→ **ACTIVITY**:
What is needed here is an exact repetition of the records below, beginning at the line that has "Width W = 12" and stopping after the line that has "Initial row (generation 0): 100000011111".

→ **Items from a data source**:
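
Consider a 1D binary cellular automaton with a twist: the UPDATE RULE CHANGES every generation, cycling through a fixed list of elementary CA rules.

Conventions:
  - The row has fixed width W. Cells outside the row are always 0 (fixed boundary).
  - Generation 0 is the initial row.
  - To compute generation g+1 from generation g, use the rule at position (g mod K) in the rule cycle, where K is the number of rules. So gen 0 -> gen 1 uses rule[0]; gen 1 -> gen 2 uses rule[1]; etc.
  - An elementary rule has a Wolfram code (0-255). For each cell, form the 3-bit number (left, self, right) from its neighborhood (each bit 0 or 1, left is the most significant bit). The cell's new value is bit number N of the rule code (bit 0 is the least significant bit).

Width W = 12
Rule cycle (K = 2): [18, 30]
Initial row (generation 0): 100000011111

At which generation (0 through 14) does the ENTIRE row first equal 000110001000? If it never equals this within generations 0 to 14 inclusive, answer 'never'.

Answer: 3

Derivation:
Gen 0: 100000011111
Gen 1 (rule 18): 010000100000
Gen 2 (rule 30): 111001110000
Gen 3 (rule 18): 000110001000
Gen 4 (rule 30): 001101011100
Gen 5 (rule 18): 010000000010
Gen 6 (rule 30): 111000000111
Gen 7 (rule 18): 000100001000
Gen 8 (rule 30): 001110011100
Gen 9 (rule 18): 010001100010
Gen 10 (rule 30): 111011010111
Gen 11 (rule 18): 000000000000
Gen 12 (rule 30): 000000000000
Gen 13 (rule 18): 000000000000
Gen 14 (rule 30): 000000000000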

...

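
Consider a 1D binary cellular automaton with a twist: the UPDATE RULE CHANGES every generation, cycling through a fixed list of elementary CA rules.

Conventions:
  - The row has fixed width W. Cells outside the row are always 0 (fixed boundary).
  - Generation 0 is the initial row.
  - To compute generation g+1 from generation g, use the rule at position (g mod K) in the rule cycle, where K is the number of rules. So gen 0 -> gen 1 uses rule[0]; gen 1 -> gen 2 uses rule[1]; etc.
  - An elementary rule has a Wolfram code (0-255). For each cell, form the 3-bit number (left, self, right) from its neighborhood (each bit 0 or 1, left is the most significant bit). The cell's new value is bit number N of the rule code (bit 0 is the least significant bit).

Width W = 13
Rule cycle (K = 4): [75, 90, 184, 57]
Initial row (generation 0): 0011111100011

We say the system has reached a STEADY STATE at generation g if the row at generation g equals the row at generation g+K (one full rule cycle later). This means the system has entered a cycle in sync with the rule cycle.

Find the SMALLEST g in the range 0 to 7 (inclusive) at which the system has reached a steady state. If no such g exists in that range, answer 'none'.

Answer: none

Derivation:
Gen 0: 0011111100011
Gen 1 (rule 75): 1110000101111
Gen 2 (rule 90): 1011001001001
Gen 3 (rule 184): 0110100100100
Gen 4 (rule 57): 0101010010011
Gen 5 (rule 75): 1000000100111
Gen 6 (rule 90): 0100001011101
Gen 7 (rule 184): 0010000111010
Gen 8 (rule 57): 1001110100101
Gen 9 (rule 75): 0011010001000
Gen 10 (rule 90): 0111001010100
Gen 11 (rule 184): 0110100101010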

* * *

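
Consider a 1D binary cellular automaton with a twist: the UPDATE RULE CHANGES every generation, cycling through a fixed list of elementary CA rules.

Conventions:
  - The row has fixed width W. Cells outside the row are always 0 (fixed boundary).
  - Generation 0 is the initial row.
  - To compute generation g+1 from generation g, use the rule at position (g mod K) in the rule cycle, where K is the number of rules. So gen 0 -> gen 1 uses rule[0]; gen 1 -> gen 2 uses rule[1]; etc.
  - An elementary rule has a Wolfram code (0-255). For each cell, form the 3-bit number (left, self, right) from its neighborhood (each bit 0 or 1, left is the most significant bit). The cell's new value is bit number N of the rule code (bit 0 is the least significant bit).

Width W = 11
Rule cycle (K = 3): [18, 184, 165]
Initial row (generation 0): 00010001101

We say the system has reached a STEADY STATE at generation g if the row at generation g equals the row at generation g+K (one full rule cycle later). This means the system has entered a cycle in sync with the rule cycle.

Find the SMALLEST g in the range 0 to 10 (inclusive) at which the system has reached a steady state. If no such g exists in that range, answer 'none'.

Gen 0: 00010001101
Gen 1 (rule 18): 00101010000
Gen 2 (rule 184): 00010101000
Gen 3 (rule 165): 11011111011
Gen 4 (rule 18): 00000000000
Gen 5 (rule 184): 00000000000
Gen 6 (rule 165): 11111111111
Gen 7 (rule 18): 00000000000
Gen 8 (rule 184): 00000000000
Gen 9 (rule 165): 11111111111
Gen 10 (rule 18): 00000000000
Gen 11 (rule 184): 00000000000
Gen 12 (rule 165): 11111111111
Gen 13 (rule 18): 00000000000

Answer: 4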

→ **SOLUTION TO THIS EXERCISE**:
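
Width W = 12
Rule cycle (K = 2): [18, 30]
Initial row (generation 0): 100000011111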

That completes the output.